* **Dataset entries**:
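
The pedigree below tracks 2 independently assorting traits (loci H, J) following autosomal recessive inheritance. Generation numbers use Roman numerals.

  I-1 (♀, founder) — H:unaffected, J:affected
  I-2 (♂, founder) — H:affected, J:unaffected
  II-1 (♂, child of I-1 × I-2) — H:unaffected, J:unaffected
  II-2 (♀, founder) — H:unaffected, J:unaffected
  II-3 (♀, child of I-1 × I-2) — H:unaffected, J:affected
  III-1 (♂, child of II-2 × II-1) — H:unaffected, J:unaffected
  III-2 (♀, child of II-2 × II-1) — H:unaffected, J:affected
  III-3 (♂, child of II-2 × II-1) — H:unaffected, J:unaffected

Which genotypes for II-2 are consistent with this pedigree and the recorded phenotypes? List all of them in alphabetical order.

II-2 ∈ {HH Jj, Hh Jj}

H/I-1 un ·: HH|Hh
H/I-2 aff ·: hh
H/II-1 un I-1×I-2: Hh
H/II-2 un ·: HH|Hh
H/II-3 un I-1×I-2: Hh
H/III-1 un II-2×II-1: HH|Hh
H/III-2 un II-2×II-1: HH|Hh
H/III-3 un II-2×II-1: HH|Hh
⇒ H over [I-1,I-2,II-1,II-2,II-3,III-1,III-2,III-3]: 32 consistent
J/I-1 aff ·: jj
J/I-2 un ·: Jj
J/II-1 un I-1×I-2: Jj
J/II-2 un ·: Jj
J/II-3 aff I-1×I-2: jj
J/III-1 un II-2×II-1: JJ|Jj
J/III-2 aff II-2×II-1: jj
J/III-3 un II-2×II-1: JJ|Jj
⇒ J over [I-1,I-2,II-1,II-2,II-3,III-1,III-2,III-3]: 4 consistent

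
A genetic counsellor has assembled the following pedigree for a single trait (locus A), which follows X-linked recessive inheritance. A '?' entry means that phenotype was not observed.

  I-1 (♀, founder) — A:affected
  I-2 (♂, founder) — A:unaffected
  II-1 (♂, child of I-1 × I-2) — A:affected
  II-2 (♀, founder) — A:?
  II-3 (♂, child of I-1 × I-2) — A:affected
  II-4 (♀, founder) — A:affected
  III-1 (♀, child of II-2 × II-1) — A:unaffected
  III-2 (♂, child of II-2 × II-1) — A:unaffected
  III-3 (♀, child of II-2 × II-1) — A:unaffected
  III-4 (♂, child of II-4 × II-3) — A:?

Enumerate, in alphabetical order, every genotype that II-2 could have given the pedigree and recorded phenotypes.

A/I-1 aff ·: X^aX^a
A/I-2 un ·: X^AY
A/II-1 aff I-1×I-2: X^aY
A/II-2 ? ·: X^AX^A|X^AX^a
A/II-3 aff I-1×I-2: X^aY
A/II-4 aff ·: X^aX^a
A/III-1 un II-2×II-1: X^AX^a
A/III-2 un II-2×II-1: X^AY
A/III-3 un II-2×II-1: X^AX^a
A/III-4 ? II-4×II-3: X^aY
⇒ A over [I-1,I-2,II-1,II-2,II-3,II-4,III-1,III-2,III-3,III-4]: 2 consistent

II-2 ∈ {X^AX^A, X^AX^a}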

* **Task brief**: Reproduce each line of the entries above from the one containing "A genetic counsellor" through the last, exactly, and no other line.

* **Answer space**:
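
A genetic counsellor has assembled the following pedigree for a single trait (locus A), which follows X-linked recessive inheritance. A '?' entry means that phenotype was not observed.

  I-1 (♀, founder) — A:affected
  I-2 (♂, founder) — A:unaffected
  II-1 (♂, child of I-1 × I-2) — A:affected
  II-2 (♀, founder) — A:?
  II-3 (♂, child of I-1 × I-2) — A:affected
  II-4 (♀, founder) — A:affected
  III-1 (♀, child of II-2 × II-1) — A:unaffected
  III-2 (♂, child of II-2 × II-1) — A:unaffected
  III-3 (♀, child of II-2 × II-1) — A:unaffected
  III-4 (♂, child of II-4 × II-3) — A:?

Enumerate, in alphabetical order, every genotype that II-2 could have given the pedigree and recorded phenotypes.

A/I-1 aff ·: X^aX^a
A/I-2 un ·: X^AY
A/II-1 aff I-1×I-2: X^aY
A/II-2 ? ·: X^AX^A|X^AX^a
A/II-3 aff I-1×I-2: X^aY
A/II-4 aff ·: X^aX^a
A/III-1 un II-2×II-1: X^AX^a
A/III-2 un II-2×II-1: X^AY
A/III-3 un II-2×II-1: X^AX^a
A/III-4 ? II-4×II-3: X^aY
⇒ A over [I-1,I-2,II-1,II-2,II-3,II-4,III-1,III-2,III-3,III-4]: 2 consistent

II-2 ∈ {X^AX^A, X^AX^a}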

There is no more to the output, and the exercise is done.